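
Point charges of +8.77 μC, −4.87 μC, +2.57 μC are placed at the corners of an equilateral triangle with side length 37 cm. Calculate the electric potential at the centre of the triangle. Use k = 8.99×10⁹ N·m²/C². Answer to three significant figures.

2.72×10⁵ V

Electric potential is a scalar, so the contributions from each charge add algebraically: V = Σ kqᵢ/rᵢ.
The distance from each vertex to the centroid is a/√3 = 0.214 m.
V = k[(8.77×10⁻⁶)/(0.214) + (-4.87×10⁻⁶)/(0.214) + (2.57×10⁻⁶)/(0.214)] = 2.72×10⁵ V.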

- - -

_EXERCISE_: Write the entire listing out again, word for word.

_RESPONSE TO THE TASK_:
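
Point charges of +8.77 μC, −4.87 μC, +2.57 μC are placed at the corners of an equilateral triangle with side length 37 cm. Calculate the electric potential at the centre of the triangle. Use k = 8.99×10⁹ N·m²/C². Answer to three significant figures.

2.72×10⁵ V

Electric potential is a scalar, so the contributions from each charge add algebraically: V = Σ kqᵢ/rᵢ.
The distance from each vertex to the centroid is a/√3 = 0.214 m.
V = k[(8.77×10⁻⁶)/(0.214) + (-4.87×10⁻⁶)/(0.214) + (2.57×10⁻⁶)/(0.214)] = 2.72×10⁵ V.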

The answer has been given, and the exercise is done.